* [Assignment]
Every record must be retyped as it stands.
#### Given records
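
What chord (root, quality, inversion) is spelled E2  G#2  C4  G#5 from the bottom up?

C augmented, first inversion

The pitch classes E, G#, C arrange in thirds as C–E–G#: a C augmented triad.
The lowest note is E, the third of the chord, so this is first inversion (figured bass 6).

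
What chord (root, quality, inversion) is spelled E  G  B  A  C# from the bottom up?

The distinct note names are E, G, B, A, C#. Stacked in thirds they read A–C#–E–G–B, which is a dominant ninth chord on A.
With the fifth (E) in the bass, the chord is in second inversion.

A dominant ninth, second inversion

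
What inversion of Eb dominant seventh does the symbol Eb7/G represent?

first inversion

Eb7/G means Eb dominant seventh with G in the bass. G is the third of Eb dominant seventh (Eb–G–Bb–Db), so this is first inversion.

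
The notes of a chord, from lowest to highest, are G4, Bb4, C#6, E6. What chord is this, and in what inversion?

Reducing to letter names: G, Bb, C#, E. These stack in thirds as C#–E–G–Bb — a C# diminished seventh chord.
With the fifth (G) in the bass, the chord is in second inversion (figured bass 4/3).

C# diminished seventh, second inversion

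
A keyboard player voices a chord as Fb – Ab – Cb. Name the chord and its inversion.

The pitch classes Fb, Ab, Cb arrange in thirds as Fb–Ab–Cb: an Fb major triad.
The lowest note is Fb, the root of the chord, so this is root position (figured bass 5/3).

Fb major, root position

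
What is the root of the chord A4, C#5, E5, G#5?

A

The distinct letter names are A, C#, E, G#. Arranged as a stack of thirds they read A–C#–E–G#, so A is the root (an A major seventh chord).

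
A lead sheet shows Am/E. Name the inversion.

second inversion

Am/E means A minor with E in the bass. E is the fifth of A minor (A–C–E), so this is second inversion.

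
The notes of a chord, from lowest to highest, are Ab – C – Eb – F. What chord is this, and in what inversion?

F minor seventh, first inversion

The pitch classes Ab, C, Eb, F arrange in thirds as F–Ab–C–Eb: an F minor seventh chord.
With the third (Ab) in the bass, the chord is in first inversion (figured bass 6/5).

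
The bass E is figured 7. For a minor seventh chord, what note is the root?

E

The figures 7 mean the root of the chord is in the bass. If E is the root of a minor seventh chord, the root is E (chord tones E–G–B–D).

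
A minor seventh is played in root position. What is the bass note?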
########
* [Result of the task]
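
What chord (root, quality, inversion) is spelled E2  G#2  C4  G#5 from the bottom up?

C augmented, first inversion

The pitch classes E, G#, C arrange in thirds as C–E–G#: a C augmented triad.
The lowest note is E, the third of the chord, so this is first inversion (figured bass 6).

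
What chord (root, quality, inversion) is spelled E  G  B  A  C# from the bottom up?

The distinct note names are E, G, B, A, C#. Stacked in thirds they read A–C#–E–G–B, which is a dominant ninth chord on A.
With the fifth (E) in the bass, the chord is in second inversion.

A dominant ninth, second inversion

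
What inversion of Eb dominant seventh does the symbol Eb7/G represent?

first inversion

Eb7/G means Eb dominant seventh with G in the bass. G is the third of Eb dominant seventh (Eb–G–Bb–Db), so this is first inversion.

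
The notes of a chord, from lowest to highest, are G4, Bb4, C#6, E6. What chord is this, and in what inversion?

Reducing to letter names: G, Bb, C#, E. These stack in thirds as C#–E–G–Bb — a C# diminished seventh chord.
With the fifth (G) in the bass, the chord is in second inversion (figured bass 4/3).

C# diminished seventh, second inversion

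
A keyboard player voices a chord as Fb – Ab – Cb. Name the chord and its inversion.

The pitch classes Fb, Ab, Cb arrange in thirds as Fb–Ab–Cb: an Fb major triad.
The lowest note is Fb, the root of the chord, so this is root position (figured bass 5/3).

Fb major, root position

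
What is the root of the chord A4, C#5, E5, G#5?

A

The distinct letter names are A, C#, E, G#. Arranged as a stack of thirds they read A–C#–E–G#, so A is the root (an A major seventh chord).

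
A lead sheet shows Am/E. Name the inversion.

second inversion

Am/E means A minor with E in the bass. E is the fifth of A minor (A–C–E), so this is second inversion.

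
The notes of a chord, from lowest to highest, are Ab – C – Eb – F. What chord is this, and in what inversion?

F minor seventh, first inversion

The pitch classes Ab, C, Eb, F arrange in thirds as F–Ab–C–Eb: an F minor seventh chord.
With the third (Ab) in the bass, the chord is in first inversion (figured bass 6/5).

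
The bass E is figured 7. For a minor seventh chord, what note is the root?

E

The figures 7 mean the root of the chord is in the bass. If E is the root of a minor seventh chord, the root is E (chord tones E–G–B–D).

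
A minor seventh is played in root position. What is the bass note?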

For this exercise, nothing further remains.